* Problem details: The answer must be the lines from the one containing "Sort these versions" through the last line of the data below, copied exactly, with nothing else.

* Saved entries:
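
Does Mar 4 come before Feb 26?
No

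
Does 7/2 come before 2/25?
No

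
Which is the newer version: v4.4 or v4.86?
v4.86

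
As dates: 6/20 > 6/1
True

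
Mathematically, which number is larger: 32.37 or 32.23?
32.37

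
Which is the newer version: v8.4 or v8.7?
v8.7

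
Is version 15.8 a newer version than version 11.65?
Yes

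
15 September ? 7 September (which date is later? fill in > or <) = >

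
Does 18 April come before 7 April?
No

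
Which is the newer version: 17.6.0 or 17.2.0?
17.6.0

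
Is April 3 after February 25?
Yes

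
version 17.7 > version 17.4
True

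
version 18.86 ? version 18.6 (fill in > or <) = >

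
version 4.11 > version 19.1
False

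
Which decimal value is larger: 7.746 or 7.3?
7.746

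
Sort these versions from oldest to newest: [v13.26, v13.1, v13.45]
[v13.1, v13.26, v13.45]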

* Result:
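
Sort these versions from oldest to newest: [v13.26, v13.1, v13.45]
[v13.1, v13.26, v13.45]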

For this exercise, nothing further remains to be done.